_Exercise description_
Write the entries out again. Each one must match exactly.

[Dataset entries]
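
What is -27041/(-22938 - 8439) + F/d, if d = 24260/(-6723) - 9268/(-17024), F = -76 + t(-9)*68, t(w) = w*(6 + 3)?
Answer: 716520873994559/392989614159 ≈ 1823.3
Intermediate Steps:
t(w) = 9*w (t(w) = w*9 = 9*w)
F = -5584 (F = -76 + (9*(-9))*68 = -76 - 81*68 = -76 - 5508 = -5584)
d = -12524767/4087584 (d = 24260*(-1/6723) - 9268*(-1/17024) = -24260/6723 + 331/608 = -12524767/4087584 ≈ -3.0641)
-27041/(-22938 - 8439) + F/d = -27041/(-22938 - 8439) - 5584/(-12524767/4087584) = -27041/(-31377) - 5584*(-4087584/12524767) = -27041*(-1/31377) + 22825069056/12524767 = 27041/31377 + 22825069056/12524767 = 716520873994559/392989614159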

_Response area_
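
What is -27041/(-22938 - 8439) + F/d, if d = 24260/(-6723) - 9268/(-17024), F = -76 + t(-9)*68, t(w) = w*(6 + 3)?
Answer: 716520873994559/392989614159 ≈ 1823.3
Intermediate Steps:
t(w) = 9*w (t(w) = w*9 = 9*w)
F = -5584 (F = -76 + (9*(-9))*68 = -76 - 81*68 = -76 - 5508 = -5584)
d = -12524767/4087584 (d = 24260*(-1/6723) - 9268*(-1/17024) = -24260/6723 + 331/608 = -12524767/4087584 ≈ -3.0641)
-27041/(-22938 - 8439) + F/d = -27041/(-22938 - 8439) - 5584/(-12524767/4087584) = -27041/(-31377) - 5584*(-4087584/12524767) = -27041*(-1/31377) + 22825069056/12524767 = 27041/31377 + 22825069056/12524767 = 716520873994559/392989614159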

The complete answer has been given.